▶ [Exercise instructions] Please repeat exactly the lines below from the one containing "Clearwater Depot, a" down to the one containing "Compute the cost", both included, and nothing else.

▶ [Task inputs]
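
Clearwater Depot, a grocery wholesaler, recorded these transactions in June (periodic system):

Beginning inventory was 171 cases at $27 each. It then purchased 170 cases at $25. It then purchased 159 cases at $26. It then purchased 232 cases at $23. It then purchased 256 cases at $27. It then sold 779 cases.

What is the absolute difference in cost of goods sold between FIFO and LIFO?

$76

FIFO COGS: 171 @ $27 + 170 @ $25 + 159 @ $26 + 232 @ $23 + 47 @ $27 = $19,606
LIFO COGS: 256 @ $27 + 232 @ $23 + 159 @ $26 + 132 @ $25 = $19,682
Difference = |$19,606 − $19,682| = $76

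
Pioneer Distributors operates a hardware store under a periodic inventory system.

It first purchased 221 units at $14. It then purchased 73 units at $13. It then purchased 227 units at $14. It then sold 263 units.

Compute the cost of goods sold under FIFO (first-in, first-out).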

* * *

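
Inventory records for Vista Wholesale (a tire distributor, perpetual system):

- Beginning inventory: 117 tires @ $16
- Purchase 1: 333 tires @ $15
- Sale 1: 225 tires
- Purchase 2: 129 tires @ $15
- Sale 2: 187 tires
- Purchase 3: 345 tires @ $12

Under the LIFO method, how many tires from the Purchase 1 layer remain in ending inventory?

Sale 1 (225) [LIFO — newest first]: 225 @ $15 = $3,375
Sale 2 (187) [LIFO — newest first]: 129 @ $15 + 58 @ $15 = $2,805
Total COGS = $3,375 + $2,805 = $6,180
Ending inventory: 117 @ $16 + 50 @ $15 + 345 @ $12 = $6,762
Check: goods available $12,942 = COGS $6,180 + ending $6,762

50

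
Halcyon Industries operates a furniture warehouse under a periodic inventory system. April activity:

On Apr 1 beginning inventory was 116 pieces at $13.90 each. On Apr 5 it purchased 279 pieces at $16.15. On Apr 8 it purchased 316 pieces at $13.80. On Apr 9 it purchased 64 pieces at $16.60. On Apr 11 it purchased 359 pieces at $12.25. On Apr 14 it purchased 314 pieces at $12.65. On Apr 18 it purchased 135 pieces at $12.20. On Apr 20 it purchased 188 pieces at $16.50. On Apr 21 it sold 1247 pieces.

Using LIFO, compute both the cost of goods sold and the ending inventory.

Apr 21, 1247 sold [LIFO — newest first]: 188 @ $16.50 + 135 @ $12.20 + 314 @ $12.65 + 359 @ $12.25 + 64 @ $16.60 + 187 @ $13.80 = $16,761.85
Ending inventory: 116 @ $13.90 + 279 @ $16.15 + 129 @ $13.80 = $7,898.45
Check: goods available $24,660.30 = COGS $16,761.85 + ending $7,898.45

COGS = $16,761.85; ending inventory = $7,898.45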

▶ [Response area]
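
Clearwater Depot, a grocery wholesaler, recorded these transactions in June (periodic system):

Beginning inventory was 171 cases at $27 each. It then purchased 170 cases at $25. It then purchased 159 cases at $26. It then purchased 232 cases at $23. It then purchased 256 cases at $27. It then sold 779 cases.

What is the absolute difference in cost of goods sold between FIFO and LIFO?

$76

FIFO COGS: 171 @ $27 + 170 @ $25 + 159 @ $26 + 232 @ $23 + 47 @ $27 = $19,606
LIFO COGS: 256 @ $27 + 232 @ $23 + 159 @ $26 + 132 @ $25 = $19,682
Difference = |$19,606 − $19,682| = $76

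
Pioneer Distributors operates a hardware store under a periodic inventory system.

It first purchased 221 units at $14. It then purchased 73 units at $13. It then purchased 227 units at $14. It then sold 263 units.

Compute the cost of goods sold under FIFO (first-in, first-out).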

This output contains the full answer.